#### [To do]
After locating the line that contains "Sf2: flow source" in the data below, set down exactly that line and each one after it through the line that contains "5: Sf2 ⇀ J1", and nothing more.

[Collected data]
============

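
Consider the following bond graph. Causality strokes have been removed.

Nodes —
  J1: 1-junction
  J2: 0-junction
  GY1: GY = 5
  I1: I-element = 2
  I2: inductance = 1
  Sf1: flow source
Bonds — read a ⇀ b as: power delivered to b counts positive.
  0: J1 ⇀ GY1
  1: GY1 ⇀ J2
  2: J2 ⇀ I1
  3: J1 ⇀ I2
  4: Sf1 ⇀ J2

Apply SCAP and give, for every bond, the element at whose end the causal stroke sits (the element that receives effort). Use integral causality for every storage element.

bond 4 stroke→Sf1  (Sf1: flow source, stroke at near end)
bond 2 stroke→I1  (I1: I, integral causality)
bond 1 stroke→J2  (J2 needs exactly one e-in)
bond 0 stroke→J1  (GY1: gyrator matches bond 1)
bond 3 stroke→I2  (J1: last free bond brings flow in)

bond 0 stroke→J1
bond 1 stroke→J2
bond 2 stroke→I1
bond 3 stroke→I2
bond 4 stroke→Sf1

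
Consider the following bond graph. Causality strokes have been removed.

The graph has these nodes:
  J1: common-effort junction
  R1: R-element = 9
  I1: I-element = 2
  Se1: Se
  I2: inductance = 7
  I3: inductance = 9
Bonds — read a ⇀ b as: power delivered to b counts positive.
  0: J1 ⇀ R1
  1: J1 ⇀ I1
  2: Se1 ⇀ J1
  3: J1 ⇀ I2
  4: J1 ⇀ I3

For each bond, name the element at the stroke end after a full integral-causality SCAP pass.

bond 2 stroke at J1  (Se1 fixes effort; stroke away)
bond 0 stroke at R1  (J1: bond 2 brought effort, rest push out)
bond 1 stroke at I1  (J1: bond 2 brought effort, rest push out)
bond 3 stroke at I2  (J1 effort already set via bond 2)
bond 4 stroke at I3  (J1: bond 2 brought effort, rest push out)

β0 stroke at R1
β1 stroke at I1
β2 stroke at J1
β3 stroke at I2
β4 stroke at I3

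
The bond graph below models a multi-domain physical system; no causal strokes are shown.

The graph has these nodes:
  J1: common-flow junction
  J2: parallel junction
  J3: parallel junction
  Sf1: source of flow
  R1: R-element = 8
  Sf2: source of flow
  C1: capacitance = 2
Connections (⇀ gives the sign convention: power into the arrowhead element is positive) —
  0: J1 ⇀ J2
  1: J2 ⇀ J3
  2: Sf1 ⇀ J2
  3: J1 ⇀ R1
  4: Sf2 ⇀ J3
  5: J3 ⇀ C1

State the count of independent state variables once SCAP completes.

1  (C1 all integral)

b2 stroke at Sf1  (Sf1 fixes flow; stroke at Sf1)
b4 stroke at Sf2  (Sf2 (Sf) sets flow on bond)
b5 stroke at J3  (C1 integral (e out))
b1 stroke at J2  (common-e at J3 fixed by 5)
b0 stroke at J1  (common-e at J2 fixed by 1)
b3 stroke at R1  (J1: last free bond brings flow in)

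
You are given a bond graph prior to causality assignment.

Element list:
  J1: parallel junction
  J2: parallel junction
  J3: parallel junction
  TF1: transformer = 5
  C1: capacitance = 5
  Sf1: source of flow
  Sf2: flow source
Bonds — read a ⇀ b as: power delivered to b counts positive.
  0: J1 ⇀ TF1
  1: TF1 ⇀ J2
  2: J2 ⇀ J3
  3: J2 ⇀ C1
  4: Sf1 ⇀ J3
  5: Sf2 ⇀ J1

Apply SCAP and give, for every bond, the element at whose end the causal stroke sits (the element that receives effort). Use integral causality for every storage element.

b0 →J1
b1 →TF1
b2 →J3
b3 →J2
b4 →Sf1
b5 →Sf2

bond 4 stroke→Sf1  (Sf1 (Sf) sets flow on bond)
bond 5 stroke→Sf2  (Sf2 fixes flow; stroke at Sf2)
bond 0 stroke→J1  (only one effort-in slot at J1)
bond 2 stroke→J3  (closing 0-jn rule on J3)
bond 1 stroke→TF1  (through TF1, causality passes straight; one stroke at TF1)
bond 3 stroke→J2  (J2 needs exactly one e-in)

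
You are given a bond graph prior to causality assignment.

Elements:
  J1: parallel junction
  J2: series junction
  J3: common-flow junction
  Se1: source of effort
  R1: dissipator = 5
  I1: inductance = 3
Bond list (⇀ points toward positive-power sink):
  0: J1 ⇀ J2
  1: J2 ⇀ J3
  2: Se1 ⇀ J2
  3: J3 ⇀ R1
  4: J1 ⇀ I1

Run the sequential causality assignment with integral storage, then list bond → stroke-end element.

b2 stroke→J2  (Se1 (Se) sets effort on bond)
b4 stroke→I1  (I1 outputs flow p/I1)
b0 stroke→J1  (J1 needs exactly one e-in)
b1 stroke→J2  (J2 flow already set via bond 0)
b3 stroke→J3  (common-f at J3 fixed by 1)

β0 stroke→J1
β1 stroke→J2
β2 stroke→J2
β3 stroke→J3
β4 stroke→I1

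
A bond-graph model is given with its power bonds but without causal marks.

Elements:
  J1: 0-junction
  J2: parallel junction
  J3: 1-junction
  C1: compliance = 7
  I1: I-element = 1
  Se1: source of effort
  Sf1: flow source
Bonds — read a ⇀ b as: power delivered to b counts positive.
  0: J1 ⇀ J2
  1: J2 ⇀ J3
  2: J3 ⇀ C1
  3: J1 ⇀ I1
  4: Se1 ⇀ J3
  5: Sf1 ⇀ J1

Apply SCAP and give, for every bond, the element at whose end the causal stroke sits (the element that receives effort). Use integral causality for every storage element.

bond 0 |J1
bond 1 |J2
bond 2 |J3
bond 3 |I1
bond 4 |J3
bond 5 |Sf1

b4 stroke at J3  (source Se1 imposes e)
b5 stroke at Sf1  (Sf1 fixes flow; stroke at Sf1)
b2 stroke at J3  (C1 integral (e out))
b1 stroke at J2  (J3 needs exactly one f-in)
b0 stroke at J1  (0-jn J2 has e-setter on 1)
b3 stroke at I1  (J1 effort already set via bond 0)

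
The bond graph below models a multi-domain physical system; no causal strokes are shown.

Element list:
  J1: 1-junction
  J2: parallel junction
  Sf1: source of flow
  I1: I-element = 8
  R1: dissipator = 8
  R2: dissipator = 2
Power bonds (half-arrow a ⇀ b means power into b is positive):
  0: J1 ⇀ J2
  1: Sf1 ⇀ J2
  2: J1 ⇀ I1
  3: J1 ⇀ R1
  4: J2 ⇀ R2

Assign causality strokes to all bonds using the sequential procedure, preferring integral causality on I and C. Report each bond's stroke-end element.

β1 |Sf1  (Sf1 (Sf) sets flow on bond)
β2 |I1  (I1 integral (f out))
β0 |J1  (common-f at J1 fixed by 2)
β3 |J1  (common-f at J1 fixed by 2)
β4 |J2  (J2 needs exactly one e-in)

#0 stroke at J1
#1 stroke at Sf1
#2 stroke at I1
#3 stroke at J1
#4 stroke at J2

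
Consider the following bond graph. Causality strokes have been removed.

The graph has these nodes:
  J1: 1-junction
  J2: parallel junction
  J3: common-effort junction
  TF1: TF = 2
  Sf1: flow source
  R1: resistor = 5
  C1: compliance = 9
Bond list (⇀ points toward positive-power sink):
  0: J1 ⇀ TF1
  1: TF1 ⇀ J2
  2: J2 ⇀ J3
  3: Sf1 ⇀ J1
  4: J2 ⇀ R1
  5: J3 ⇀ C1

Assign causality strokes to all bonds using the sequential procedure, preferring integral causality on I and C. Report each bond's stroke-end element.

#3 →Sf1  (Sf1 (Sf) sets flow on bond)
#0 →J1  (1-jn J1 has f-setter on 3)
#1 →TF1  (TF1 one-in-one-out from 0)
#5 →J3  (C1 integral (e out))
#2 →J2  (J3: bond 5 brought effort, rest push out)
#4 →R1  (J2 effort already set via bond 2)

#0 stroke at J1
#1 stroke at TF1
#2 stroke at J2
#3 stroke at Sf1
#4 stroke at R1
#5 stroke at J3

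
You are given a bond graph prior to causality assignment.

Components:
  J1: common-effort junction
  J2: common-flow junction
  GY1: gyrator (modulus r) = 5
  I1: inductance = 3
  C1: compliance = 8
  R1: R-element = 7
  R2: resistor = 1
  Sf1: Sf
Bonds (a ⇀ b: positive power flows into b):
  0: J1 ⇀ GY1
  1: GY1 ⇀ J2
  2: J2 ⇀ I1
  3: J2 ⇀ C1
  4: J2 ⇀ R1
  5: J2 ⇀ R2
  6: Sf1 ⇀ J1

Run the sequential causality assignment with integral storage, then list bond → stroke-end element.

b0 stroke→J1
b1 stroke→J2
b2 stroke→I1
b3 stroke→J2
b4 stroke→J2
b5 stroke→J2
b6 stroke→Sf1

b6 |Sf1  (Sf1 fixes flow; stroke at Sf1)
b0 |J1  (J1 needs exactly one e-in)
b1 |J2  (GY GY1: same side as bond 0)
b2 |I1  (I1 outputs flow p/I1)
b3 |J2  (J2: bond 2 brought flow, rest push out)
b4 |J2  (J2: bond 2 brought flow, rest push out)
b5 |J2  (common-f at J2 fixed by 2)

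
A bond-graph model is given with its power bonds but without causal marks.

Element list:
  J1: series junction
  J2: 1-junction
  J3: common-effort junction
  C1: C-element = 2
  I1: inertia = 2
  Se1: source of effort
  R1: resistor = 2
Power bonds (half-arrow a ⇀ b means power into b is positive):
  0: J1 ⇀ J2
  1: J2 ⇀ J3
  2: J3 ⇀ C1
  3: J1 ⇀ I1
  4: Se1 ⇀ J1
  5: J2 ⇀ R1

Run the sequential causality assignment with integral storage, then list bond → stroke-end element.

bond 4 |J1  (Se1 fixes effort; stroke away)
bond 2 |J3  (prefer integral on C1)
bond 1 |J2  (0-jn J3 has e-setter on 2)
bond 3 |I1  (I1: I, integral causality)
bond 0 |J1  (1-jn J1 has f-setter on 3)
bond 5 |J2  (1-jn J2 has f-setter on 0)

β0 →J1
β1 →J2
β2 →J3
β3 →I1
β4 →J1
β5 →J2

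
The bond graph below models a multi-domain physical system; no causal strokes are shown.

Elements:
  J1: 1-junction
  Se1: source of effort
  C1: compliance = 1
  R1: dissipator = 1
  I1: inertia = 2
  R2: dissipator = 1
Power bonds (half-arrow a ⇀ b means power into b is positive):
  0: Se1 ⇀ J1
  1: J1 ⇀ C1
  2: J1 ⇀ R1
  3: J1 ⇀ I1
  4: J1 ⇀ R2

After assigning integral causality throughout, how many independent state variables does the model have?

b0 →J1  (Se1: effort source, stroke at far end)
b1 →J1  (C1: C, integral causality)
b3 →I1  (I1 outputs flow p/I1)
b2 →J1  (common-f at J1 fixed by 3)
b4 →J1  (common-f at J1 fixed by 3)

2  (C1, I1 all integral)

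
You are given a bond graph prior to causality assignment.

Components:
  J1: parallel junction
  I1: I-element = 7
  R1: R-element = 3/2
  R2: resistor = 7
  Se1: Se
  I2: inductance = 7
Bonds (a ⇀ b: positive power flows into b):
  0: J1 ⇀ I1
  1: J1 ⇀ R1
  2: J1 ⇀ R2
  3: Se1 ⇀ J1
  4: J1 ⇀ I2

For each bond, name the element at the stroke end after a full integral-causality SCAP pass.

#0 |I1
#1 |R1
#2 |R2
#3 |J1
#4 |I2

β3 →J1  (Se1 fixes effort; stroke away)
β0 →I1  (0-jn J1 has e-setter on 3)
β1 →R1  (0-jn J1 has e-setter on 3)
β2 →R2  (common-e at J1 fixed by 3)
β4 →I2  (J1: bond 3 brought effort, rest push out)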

============

#### [Answer to the problem]
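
  Sf2: flow source
Bonds — read a ⇀ b as: power delivered to b counts positive.
  0: J1 ⇀ TF1
  1: TF1 ⇀ J2
  2: J2 ⇀ J3
  3: J2 ⇀ C1
  4: Sf1 ⇀ J3
  5: Sf2 ⇀ J1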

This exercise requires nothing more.